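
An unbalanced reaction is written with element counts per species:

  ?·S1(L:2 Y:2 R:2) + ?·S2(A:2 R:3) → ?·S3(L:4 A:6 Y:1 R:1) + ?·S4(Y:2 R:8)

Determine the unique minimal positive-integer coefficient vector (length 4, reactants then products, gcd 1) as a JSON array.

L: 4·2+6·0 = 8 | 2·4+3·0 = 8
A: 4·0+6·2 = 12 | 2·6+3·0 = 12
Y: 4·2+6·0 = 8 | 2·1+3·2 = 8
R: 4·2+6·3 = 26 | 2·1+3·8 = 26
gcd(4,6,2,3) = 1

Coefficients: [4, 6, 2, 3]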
________
_WORK ORDER_
Only the lines from the beginning of the material through the line with "R:1) + ?·S4(Y:2 R:8)" should appear in the answer, each copied exactly.

_RESPONSE TO THE EXERCISE_
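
An unbalanced reaction is written with element counts per species:

  ?·S1(L:2 Y:2 R:2) + ?·S2(A:2 R:3) → ?·S3(L:4 A:6 Y:1 R:1) + ?·S4(Y:2 R:8)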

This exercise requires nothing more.